» Work request
Write out only the opening lines of the entries, through the line with "Voter 6: Ana > Gus > Ben > Dana".

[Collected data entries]
====
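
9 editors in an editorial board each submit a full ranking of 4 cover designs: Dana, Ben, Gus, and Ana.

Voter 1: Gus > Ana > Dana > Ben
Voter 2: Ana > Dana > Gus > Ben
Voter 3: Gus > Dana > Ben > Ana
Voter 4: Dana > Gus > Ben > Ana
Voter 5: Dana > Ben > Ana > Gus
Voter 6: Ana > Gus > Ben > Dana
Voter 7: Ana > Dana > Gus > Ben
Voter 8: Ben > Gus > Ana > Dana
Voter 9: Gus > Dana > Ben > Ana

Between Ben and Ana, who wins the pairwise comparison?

Ballots ranking Ben above Ana: 5.
Ballots ranking Ana above Ben: 4.
Ben wins the head-to-head, 5–4.

Ben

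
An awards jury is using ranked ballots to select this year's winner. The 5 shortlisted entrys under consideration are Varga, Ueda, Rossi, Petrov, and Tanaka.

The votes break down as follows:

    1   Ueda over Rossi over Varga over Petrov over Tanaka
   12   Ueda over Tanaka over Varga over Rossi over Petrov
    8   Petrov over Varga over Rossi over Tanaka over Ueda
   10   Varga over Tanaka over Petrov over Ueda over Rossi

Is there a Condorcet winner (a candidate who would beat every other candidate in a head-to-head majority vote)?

Head-to-head results (31 voters total):
Varga vs Ueda: Varga wins 18–13.
Varga vs Rossi: Varga wins 30–1.
Varga vs Petrov: Varga wins 23–8.
Varga vs Tanaka: Varga wins 19–12.
Ueda vs Rossi: Ueda wins 23–8.
Ueda vs Petrov: Petrov wins 18–13.
Ueda vs Tanaka: Tanaka wins 18–13.
Rossi vs Petrov: Petrov wins 18–13.
Rossi vs Tanaka: Tanaka wins 22–9.
Petrov vs Tanaka: Tanaka wins 22–9.
Varga beats each rival — Ueda (18–13), Rossi (30–1), Petrov (23–8), Tanaka (19–12) — so Varga is the Condorcet winner.

Yes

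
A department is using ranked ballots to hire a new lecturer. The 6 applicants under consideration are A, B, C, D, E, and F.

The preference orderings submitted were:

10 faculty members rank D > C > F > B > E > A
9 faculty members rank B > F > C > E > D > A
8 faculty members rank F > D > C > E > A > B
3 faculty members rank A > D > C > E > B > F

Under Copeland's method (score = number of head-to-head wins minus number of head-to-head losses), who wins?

F

Pairwise results:
  A vs B: B wins 19–11.
  A vs C: C wins 27–3.
  A vs D: D wins 27–3.
  A vs E: E wins 27–3.
  A vs F: F wins 27–3.
  B vs C: C wins 21–9.
  B vs D: D wins 21–9.
  B vs E: B wins 19–11.
  B vs F: F wins 18–12.
  C vs D: D wins 21–9.
  C vs E: C wins 30–0.
  C vs F: F wins 17–13.
  D vs E: D wins 21–9.
  D vs F: F wins 17–13.
  E vs F: F wins 27–3.
Copeland scores (wins − losses):
  A: 0 − 5 = -5
  B: 2 − 3 = -1
  C: 3 − 2 = 1
  D: 4 − 1 = 3
  E: 1 − 4 = -3
  F: 5 − 0 = 5
F has the best Copeland score.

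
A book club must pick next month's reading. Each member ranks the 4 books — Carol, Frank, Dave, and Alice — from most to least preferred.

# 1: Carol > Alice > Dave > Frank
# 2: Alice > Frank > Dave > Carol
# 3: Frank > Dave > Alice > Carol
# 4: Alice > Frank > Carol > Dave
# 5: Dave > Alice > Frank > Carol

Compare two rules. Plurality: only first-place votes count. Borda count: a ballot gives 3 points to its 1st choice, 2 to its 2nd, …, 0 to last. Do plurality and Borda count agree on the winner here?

Yes

Plurality first-place counts: Carol 1, Frank 1, Dave 1, Alice 2 → Alice.
Borda totals: Carol 4, Frank 8, Dave 7, Alice 11 → Alice.
The two rules agree on Alice.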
====
» Output for this exercise
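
9 editors in an editorial board each submit a full ranking of 4 cover designs: Dana, Ben, Gus, and Ana.

Voter 1: Gus > Ana > Dana > Ben
Voter 2: Ana > Dana > Gus > Ben
Voter 3: Gus > Dana > Ben > Ana
Voter 4: Dana > Gus > Ben > Ana
Voter 5: Dana > Ben > Ana > Gus
Voter 6: Ana > Gus > Ben > Dana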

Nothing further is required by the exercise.